[Stored data]
■ ■ ■ ■ ■ ■ ■

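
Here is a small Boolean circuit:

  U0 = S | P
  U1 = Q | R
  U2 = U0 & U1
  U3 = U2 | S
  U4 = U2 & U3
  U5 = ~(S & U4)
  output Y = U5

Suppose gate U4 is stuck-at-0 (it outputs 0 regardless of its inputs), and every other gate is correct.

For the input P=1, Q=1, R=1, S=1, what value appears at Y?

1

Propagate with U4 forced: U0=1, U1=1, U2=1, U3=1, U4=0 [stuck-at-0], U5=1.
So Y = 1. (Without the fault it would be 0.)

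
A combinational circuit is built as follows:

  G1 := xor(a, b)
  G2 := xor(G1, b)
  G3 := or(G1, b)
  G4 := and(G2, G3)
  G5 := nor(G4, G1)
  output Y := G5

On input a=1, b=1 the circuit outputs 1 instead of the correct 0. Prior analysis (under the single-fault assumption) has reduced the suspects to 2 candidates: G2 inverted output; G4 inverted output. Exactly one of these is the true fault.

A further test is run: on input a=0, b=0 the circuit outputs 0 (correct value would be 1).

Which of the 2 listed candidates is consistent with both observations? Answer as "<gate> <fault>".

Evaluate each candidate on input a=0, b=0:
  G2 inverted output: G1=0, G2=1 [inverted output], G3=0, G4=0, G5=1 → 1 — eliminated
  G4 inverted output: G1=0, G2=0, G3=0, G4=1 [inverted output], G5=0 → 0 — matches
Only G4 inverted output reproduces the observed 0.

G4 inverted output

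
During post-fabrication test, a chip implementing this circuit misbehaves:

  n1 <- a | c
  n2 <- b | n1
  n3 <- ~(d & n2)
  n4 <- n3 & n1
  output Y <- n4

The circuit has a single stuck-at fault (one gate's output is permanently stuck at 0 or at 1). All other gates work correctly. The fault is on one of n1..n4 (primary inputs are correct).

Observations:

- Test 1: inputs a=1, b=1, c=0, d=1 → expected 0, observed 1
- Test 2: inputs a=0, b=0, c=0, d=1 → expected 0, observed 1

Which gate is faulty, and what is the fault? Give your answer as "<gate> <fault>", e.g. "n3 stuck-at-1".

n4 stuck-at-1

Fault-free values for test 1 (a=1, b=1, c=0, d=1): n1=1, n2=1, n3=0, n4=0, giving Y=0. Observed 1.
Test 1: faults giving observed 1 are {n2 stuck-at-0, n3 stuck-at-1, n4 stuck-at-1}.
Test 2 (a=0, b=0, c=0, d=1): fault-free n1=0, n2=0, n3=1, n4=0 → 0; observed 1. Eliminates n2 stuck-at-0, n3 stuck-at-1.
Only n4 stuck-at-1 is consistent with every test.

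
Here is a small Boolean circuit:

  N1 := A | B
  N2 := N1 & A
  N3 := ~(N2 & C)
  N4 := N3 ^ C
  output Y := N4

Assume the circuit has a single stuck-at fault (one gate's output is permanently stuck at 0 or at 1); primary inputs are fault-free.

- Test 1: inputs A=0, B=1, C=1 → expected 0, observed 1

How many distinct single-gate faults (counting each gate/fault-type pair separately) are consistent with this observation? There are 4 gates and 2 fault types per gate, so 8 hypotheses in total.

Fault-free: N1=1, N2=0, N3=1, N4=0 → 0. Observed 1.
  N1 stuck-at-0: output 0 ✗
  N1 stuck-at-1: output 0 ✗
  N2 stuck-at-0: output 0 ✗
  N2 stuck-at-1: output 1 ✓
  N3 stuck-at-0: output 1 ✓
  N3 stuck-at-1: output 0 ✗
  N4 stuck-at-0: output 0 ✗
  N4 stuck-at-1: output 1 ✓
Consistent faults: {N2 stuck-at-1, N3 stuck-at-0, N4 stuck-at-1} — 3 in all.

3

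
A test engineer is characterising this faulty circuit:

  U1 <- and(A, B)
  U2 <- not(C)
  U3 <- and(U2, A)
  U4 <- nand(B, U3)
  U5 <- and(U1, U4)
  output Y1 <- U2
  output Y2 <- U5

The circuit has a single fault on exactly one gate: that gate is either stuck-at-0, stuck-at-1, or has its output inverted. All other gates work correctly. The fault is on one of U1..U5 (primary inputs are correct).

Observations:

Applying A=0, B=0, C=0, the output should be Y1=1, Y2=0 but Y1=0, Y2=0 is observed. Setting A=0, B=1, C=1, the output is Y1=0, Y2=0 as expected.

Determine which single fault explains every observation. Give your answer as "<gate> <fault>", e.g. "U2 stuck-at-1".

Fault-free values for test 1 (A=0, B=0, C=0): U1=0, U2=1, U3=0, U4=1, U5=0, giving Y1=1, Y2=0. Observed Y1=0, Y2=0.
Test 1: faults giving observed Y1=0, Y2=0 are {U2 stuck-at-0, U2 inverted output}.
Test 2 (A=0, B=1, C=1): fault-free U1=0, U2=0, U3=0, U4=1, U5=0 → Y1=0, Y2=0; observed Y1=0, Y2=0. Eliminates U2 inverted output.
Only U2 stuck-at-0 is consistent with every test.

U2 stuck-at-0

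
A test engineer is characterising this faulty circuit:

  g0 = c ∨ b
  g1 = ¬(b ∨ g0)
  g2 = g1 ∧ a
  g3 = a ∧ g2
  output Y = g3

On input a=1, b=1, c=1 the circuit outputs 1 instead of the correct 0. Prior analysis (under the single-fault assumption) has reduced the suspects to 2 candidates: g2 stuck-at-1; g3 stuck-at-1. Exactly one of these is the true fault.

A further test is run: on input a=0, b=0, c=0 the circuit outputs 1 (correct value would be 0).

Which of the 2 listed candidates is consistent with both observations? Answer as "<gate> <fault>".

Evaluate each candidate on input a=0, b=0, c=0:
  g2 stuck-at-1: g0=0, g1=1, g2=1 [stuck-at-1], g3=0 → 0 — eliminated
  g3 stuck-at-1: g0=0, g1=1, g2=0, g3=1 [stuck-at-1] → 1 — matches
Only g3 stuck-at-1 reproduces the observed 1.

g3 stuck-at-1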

■ ■ ■ ■ ■ ■ ■

Write the data out once more. Keep every word the same.

◆ Answer below
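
Here is a small Boolean circuit:

  U0 = S | P
  U1 = Q | R
  U2 = U0 & U1
  U3 = U2 | S
  U4 = U2 & U3
  U5 = ~(S & U4)
  output Y = U5

Suppose gate U4 is stuck-at-0 (it outputs 0 regardless of its inputs), and every other gate is correct.

For the input P=1, Q=1, R=1, S=1, what value appears at Y?

1

Propagate with U4 forced: U0=1, U1=1, U2=1, U3=1, U4=0 [stuck-at-0], U5=1.
So Y = 1. (Without the fault it would be 0.)

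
A combinational circuit is built as follows:

  G1 := xor(a, b)
  G2 := xor(G1, b)
  G3 := or(G1, b)
  G4 := and(G2, G3)
  G5 := nor(G4, G1)
  output Y := G5

On input a=1, b=1 the circuit outputs 1 instead of the correct 0. Prior analysis (under the single-fault assumption) has reduced the suspects to 2 candidates: G2 inverted output; G4 inverted output. Exactly one of these is the true fault.

A further test is run: on input a=0, b=0 the circuit outputs 0 (correct value would be 1).

Which of the 2 listed candidates is consistent with both observations? Answer as "<gate> <fault>".

Evaluate each candidate on input a=0, b=0:
  G2 inverted output: G1=0, G2=1 [inverted output], G3=0, G4=0, G5=1 → 1 — eliminated
  G4 inverted output: G1=0, G2=0, G3=0, G4=1 [inverted output], G5=0 → 0 — matches
Only G4 inverted output reproduces the observed 0.

G4 inverted output

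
During post-fabrication test, a chip implementing this circuit misbehaves:

  n1 <- a | c
  n2 <- b | n1
  n3 <- ~(d & n2)
  n4 <- n3 & n1
  output Y <- n4

The circuit has a single stuck-at fault (one gate's output is permanently stuck at 0 or at 1). All other gates work correctly. The fault is on one of n1..n4 (primary inputs are correct).

Observations:

- Test 1: inputs a=1, b=1, c=0, d=1 → expected 0, observed 1
- Test 2: inputs a=0, b=0, c=0, d=1 → expected 0, observed 1

Which gate is faulty, and what is the fault? Give your answer as "<gate> <fault>", e.g. "n3 stuck-at-1".

n4 stuck-at-1

Fault-free values for test 1 (a=1, b=1, c=0, d=1): n1=1, n2=1, n3=0, n4=0, giving Y=0. Observed 1.
Test 1: faults giving observed 1 are {n2 stuck-at-0, n3 stuck-at-1, n4 stuck-at-1}.
Test 2 (a=0, b=0, c=0, d=1): fault-free n1=0, n2=0, n3=1, n4=0 → 0; observed 1. Eliminates n2 stuck-at-0, n3 stuck-at-1.
Only n4 stuck-at-1 is consistent with every test.

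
Here is a small Boolean circuit:

  N1 := A | B
  N2 := N1 & A
  N3 := ~(N2 & C)
  N4 := N3 ^ C
  output Y := N4

Assume the circuit has a single stuck-at fault (one gate's output is permanently stuck at 0 or at 1); primary inputs are fault-free.

- Test 1: inputs A=0, B=1, C=1 → expected 0, observed 1

How many distinct single-gate faults (counting each gate/fault-type pair separately) are consistent with this observation? There are 4 gates and 2 fault types per gate, so 8 hypotheses in total.

Fault-free: N1=1, N2=0, N3=1, N4=0 → 0. Observed 1.
  N1 stuck-at-0: output 0 ✗
  N1 stuck-at-1: output 0 ✗
  N2 stuck-at-0: output 0 ✗
  N2 stuck-at-1: output 1 ✓
  N3 stuck-at-0: output 1 ✓
  N3 stuck-at-1: output 0 ✗
  N4 stuck-at-0: output 0 ✗
  N4 stuck-at-1: output 1 ✓
Consistent faults: {N2 stuck-at-1, N3 stuck-at-0, N4 stuck-at-1} — 3 in all.

3

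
A test engineer is characterising this faulty circuit:

  U1 <- and(A, B)
  U2 <- not(C)
  U3 <- and(U2, A)
  U4 <- nand(B, U3)
  U5 <- and(U1, U4)
  output Y1 <- U2
  output Y2 <- U5

The circuit has a single fault on exactly one gate: that gate is either stuck-at-0, stuck-at-1, or has its output inverted. All other gates work correctly. The fault is on one of U1..U5 (primary inputs are correct).

Observations:

Applying A=0, B=0, C=0, the output should be Y1=1, Y2=0 but Y1=0, Y2=0 is observed. Setting A=0, B=1, C=1, the output is Y1=0, Y2=0 as expected.

Determine which single fault explains every observation. Give your answer as "<gate> <fault>", e.g. "U2 stuck-at-1".

Fault-free values for test 1 (A=0, B=0, C=0): U1=0, U2=1, U3=0, U4=1, U5=0, giving Y1=1, Y2=0. Observed Y1=0, Y2=0.
Test 1: faults giving observed Y1=0, Y2=0 are {U2 stuck-at-0, U2 inverted output}.
Test 2 (A=0, B=1, C=1): fault-free U1=0, U2=0, U3=0, U4=1, U5=0 → Y1=0, Y2=0; observed Y1=0, Y2=0. Eliminates U2 inverted output.
Only U2 stuck-at-0 is consistent with every test.

U2 stuck-at-0

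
A test engineer is characterising this faulty circuit:

  g0 = c ∨ b
  g1 = ¬(b ∨ g0)
  g2 = g1 ∧ a
  g3 = a ∧ g2
  output Y = g3

On input a=1, b=1, c=1 the circuit outputs 1 instead of the correct 0. Prior analysis (under the single-fault assumption) has reduced the suspects to 2 candidates: g2 stuck-at-1; g3 stuck-at-1. Exactly one of these is the true fault.

A further test is run: on input a=0, b=0, c=0 the circuit outputs 1 (correct value would be 0).

Which of the 2 listed candidates is consistent with both observations? Answer as "<gate> <fault>".

Evaluate each candidate on input a=0, b=0, c=0:
  g2 stuck-at-1: g0=0, g1=1, g2=1 [stuck-at-1], g3=0 → 0 — eliminated
  g3 stuck-at-1: g0=0, g1=1, g2=0, g3=1 [stuck-at-1] → 1 — matches
Only g3 stuck-at-1 reproduces the observed 1.

g3 stuck-at-1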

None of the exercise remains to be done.